[What the exercise asks]
Word for word, set down the entries that follow.

(Beginning of Information supplied)

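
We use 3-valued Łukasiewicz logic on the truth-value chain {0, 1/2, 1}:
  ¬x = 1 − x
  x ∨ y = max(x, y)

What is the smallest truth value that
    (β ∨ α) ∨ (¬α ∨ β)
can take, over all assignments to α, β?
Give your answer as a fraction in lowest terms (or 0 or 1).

Take α = 1/2, β = 0:
β ∨ α = 0 ∨ 1/2 = 1/2
¬α = ¬1/2 = 1/2
¬α ∨ β = 1/2 ∨ 0 = 1/2
(β ∨ α) ∨ (¬α ∨ β) = 1/2 ∨ 1/2 = 1/2
No assignment yields a value below 1/2, so this is the minimum.

1/2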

(End of Information supplied)

[Solution to this exercise]
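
We use 3-valued Łukasiewicz logic on the truth-value chain {0, 1/2, 1}:
  ¬x = 1 − x
  x ∨ y = max(x, y)

What is the smallest truth value that
    (β ∨ α) ∨ (¬α ∨ β)
can take, over all assignments to α, β?
Give your answer as a fraction in lowest terms (or 0 or 1).

Take α = 1/2, β = 0:
β ∨ α = 0 ∨ 1/2 = 1/2
¬α = ¬1/2 = 1/2
¬α ∨ β = 1/2 ∨ 0 = 1/2
(β ∨ α) ∨ (¬α ∨ β) = 1/2 ∨ 1/2 = 1/2
No assignment yields a value below 1/2, so this is the minimum.

1/2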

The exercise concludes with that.